**Input:**

==================================================

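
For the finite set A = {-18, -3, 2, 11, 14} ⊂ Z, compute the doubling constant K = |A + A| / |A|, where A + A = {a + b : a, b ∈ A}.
K = |A + A| / |A| = 15/5 = 3

Enumerate A + A = {a + b : a, b ∈ A}. With |A| = 5, there are |A|^2 = 25 ordered sum pairs; collecting distinct values, A + A = {-36, -21, -16, -7, -6, -4, -1, 4, 8, 11, 13, 16, 22, 25, 28}, so |A + A| = 15. Thus K = 15/5 = 3. For comparison, the minimum possible |A + A| over all 5-element sets is 2·5 − 1 = 9 (so min K = 9/5), attained only by arithmetic progressions.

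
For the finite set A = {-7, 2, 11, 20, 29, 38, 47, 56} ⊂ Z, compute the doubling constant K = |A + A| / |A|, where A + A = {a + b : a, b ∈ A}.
K = |A + A| / |A| = 15/8

Enumerate A + A = {a + b : a, b ∈ A}. With |A| = 8, there are |A|^2 = 64 ordered sum pairs; collecting distinct values, A + A = {-14, -5, 4, 13, 22, 31, 40, 49, 58, 67, 76, 85, 94, 103, 112}, so |A + A| = 15. Thus K = 15/8. Here |A + A| = 2|A| − 1 = 15, the minimum possible — so K = 15/8 is minimal, which holds iff A is an arithmetic progression.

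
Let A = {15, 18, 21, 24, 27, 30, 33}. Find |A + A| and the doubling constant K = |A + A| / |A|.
K = |A + A| / |A| = 13/7

Enumerate A + A = {a + b : a, b ∈ A}. With |A| = 7, there are |A|^2 = 49 ordered sum pairs; collecting distinct values, A + A = {30, 33, 36, 39, 42, 45, 48, 51, 54, 57, 60, 63, 66}, so |A + A| = 13. Thus K = 13/7. Here |A + A| = 2|A| − 1 = 13, the minimum possible — so K = 13/7 is minimal, which holds iff A is an arithmetic progression.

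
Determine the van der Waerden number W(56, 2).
W(56, 2) = 56 + 1 = 57

A 2-term AP is any pair of integers, so a monochromatic 2-AP exists iff some colour is used at least twice. With 56 colours, the colouring i ↦ i on {1, ..., 56} uses each colour once, avoiding any monochromatic pair, so W(56, 2) > 56. For {1, ..., 57}, pigeonhole forces two integers of the same colour, which form a monochromatic 2-AP. Hence W(56, 2) = 57.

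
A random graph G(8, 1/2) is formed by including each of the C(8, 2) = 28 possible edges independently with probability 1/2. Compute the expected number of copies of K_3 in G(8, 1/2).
E[# K_3] = C(8, 3) · (1/2)^C(3, 2) = 56 / 2^3 = 7

For each 3-subset S of vertices (there are C(8, 3) = 56 such S), let X_S = 1 if S induces a K_3 (all C(3, 2) = 3 edges present). Then P(X_S = 1) = (1/2)^3 = 1/8. By linearity of expectation, E[# K_3] = C(8, 3) · (1/2)^3 = 56 / 8 = 7.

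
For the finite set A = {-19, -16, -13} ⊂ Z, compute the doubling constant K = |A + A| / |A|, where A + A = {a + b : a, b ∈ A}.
K = |A + A| / |A| = 5/3

Enumerate A + A = {a + b : a, b ∈ A}. With |A| = 3, there are |A|^2 = 9 ordered sum pairs; collecting distinct values, A + A = {-38, -35, -32, -29, -26}, so |A + A| = 5. Thus K = 5/3. Here |A + A| = 2|A| − 1 = 5, the minimum possible — so K = 5/3 is minimal, which holds iff A is an arithmetic progression.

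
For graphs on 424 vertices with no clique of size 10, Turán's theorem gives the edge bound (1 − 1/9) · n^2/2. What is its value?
Turán density bound = (8/9) · 424^2/2 = 719104/9 ≈ 79900.4444

Turán's theorem: ex(n, K_{r+1}) is achieved by the complete r-partite Turán graph T(n, r) with parts as balanced as possible, and is at most (1 − 1/r) · n^2/2. For r = 9, n = 424: the density bound is (8/9) · 179776/2 = 719104/9 ≈ 79900.4444. The integer-valued extremum is e(T(424, 9)) = 79900, which is strictly less than the density bound 719104/9 since 9 ∤ 424 (the parts of T(424, 9) cannot all be equal).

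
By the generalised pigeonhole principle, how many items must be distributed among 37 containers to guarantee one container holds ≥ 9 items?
n = (9 − 1)·37 + 1 = 297

By the generalised pigeonhole principle, to guarantee some box contains ≥ r objects we need more than (r − 1) · k objects total. Threshold: n = (r − 1) · k + 1. With r = 9 and k = 37: n = 8 · 37 + 1 = 296 + 1 = 297. For n = 296 = 8 · 37, we can put exactly 8 objects in every box, avoiding 9 in any single one — so 297 is tight.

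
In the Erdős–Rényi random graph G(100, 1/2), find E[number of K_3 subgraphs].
E[# K_3] = C(100, 3) · (1/2)^C(3, 2) = 161700 / 2^3 = 40425/2 = 20212.5

For each 3-subset S of vertices (there are C(100, 3) = 161700 such S), let X_S = 1 if S induces a K_3 (all C(3, 2) = 3 edges present). Then P(X_S = 1) = (1/2)^3 = 1/8. By linearity of expectation, E[# K_3] = C(100, 3) · (1/2)^3 = 161700 / 8 = 40425/2 = 20212.5.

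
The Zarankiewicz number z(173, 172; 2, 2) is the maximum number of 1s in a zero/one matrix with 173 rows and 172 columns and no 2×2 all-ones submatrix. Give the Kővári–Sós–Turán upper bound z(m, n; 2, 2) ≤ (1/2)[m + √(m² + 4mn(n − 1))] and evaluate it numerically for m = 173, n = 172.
z(173, 172; 2, 2) ≤ (1/2)[173 + √(173² + 4·173·172·171)] = (1/2)[173 + √20383033] = 2343.8786

Kővári–Sós–Turán: let r_1, ..., r_173 be the row sums and z = Σ r_i the total number of 1s. Each pair of columns can share at most one row with both entries 1 (else a 2×2 all-ones block appears), so Σ_i C(r_i, 2) ≤ C(172, 2) = 14706. By convexity Σ_i C(r_i, 2) ≥ 173·C(z/173, 2) = z(z − 173)/(2·173), giving z² − 173z − 173·172·171 ≤ 0 and hence z ≤ (1/2)[173 + √(29929 + 4·5088276)] = (1/2)[173 + √20383033] ≈ (1/2)(173 + 4514.7572) = 2343.8786.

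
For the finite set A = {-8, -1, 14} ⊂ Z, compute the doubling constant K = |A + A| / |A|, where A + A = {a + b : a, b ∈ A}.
K = |A + A| / |A| = 6/3 = 2

Enumerate A + A = {a + b : a, b ∈ A}. With |A| = 3, there are |A|^2 = 9 ordered sum pairs; collecting distinct values, A + A = {-16, -9, -2, 6, 13, 28}, so |A + A| = 6. Thus K = 6/3 = 2. For comparison, the minimum possible |A + A| over all 3-element sets is 2·3 − 1 = 5 (so min K = 5/3), attained only by arithmetic progressions.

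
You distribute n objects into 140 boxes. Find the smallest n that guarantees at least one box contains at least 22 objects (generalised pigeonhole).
n = (22 − 1)·140 + 1 = 2941

By the generalised pigeonhole principle, to guarantee some box contains ≥ r objects we need more than (r − 1) · k objects total. Threshold: n = (r − 1) · k + 1. With r = 22 and k = 140: n = 21 · 140 + 1 = 2940 + 1 = 2941. For n = 2940 = 21 · 140, we can put exactly 21 objects in every box, avoiding 22 in any single one — so 2941 is tight.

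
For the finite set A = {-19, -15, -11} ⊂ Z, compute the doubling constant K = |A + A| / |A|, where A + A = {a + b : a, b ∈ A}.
K = |A + A| / |A| = 5/3

Enumerate A + A = {a + b : a, b ∈ A}. With |A| = 3, there are |A|^2 = 9 ordered sum pairs; collecting distinct values, A + A = {-38, -34, -30, -26, -22}, so |A + A| = 5. Thus K = 5/3. Here |A + A| = 2|A| − 1 = 5, the minimum possible — so K = 5/3 is minimal, which holds iff A is an arithmetic progression.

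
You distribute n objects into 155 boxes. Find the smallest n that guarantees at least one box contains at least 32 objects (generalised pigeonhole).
n = (32 − 1)·155 + 1 = 4806

By the generalised pigeonhole principle, to guarantee some box contains ≥ r objects we need more than (r − 1) · k objects total. Threshold: n = (r − 1) · k + 1. With r = 32 and k = 155: n = 31 · 155 + 1 = 4805 + 1 = 4806. For n = 4805 = 31 · 155, we can put exactly 31 objects in every box, avoiding 32 in any single one — so 4806 is tight.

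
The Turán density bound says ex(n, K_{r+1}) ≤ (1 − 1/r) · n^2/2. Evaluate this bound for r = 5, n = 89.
Turán density bound = (4/5) · 89^2/2 = 15842/5 ≈ 3168.4

Turán's theorem: ex(n, K_{r+1}) is achieved by the complete r-partite Turán graph T(n, r) with parts as balanced as possible, and is at most (1 − 1/r) · n^2/2. For r = 5, n = 89: the density bound is (4/5) · 7921/2 = 15842/5 ≈ 3168.4. The integer-valued extremum is e(T(89, 5)) = 3168, which is strictly less than the density bound 15842/5 since 5 ∤ 89 (the parts of T(89, 5) cannot all be equal).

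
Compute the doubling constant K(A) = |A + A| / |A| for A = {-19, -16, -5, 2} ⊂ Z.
K = |A + A| / |A| = 10/4 = 5/2

Enumerate A + A = {a + b : a, b ∈ A}. With |A| = 4, there are |A|^2 = 16 ordered sum pairs; collecting distinct values, A + A = {-38, -35, -32, -24, -21, -17, -14, -10, -3, 4}, so |A + A| = 10. Thus K = 10/4 = 5/2. For comparison, the minimum possible |A + A| over all 4-element sets is 2·4 − 1 = 7 (so min K = 7/4), attained only by arithmetic progressions.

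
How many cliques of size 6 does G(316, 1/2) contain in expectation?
E[# K_6] = C(316, 6) · (1/2)^C(6, 2) = 1318420990068 / 2^15 = 329605247517/8192 ≈ 40235015.566040

For each 6-subset S of vertices (there are C(316, 6) = 1318420990068 such S), let X_S = 1 if S induces a K_6 (all C(6, 2) = 15 edges present). Then P(X_S = 1) = (1/2)^15 = 1/32768. By linearity of expectation, E[# K_6] = C(316, 6) · (1/2)^15 = 1318420990068 / 32768 = 329605247517/8192 ≈ 40235015.566040.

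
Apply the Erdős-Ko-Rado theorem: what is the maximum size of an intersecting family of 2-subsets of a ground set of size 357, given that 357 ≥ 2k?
max |F| = C(356, 1) = 356

The Erdős-Ko-Rado theorem states: for n ≥ 2k, an intersecting family of k-subsets of an n-element set has size at most C(n − 1, k − 1), with equality for 'star' families {A ⊆ [n] : |A| = k, i ∈ A} (fix an element i). For n = 357, k = 2: C(356, 1) = 356.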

==================================================

**Aim of the exercise:** Write out, word for word, the lines from the one containing "How many cliques" through the end of the records, with no other lines.

**Response to this task:**
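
How many cliques of size 6 does G(316, 1/2) contain in expectation?
E[# K_6] = C(316, 6) · (1/2)^C(6, 2) = 1318420990068 / 2^15 = 329605247517/8192 ≈ 40235015.566040

For each 6-subset S of vertices (there are C(316, 6) = 1318420990068 such S), let X_S = 1 if S induces a K_6 (all C(6, 2) = 15 edges present). Then P(X_S = 1) = (1/2)^15 = 1/32768. By linearity of expectation, E[# K_6] = C(316, 6) · (1/2)^15 = 1318420990068 / 32768 = 329605247517/8192 ≈ 40235015.566040.

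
Apply the Erdős-Ko-Rado theorem: what is the maximum size of an intersecting family of 2-subsets of a ground set of size 357, given that 357 ≥ 2k?
max |F| = C(356, 1) = 356

The Erdős-Ko-Rado theorem states: for n ≥ 2k, an intersecting family of k-subsets of an n-element set has size at most C(n − 1, k − 1), with equality for 'star' families {A ⊆ [n] : |A| = k, i ∈ A} (fix an element i). For n = 357, k = 2: C(356, 1) = 356.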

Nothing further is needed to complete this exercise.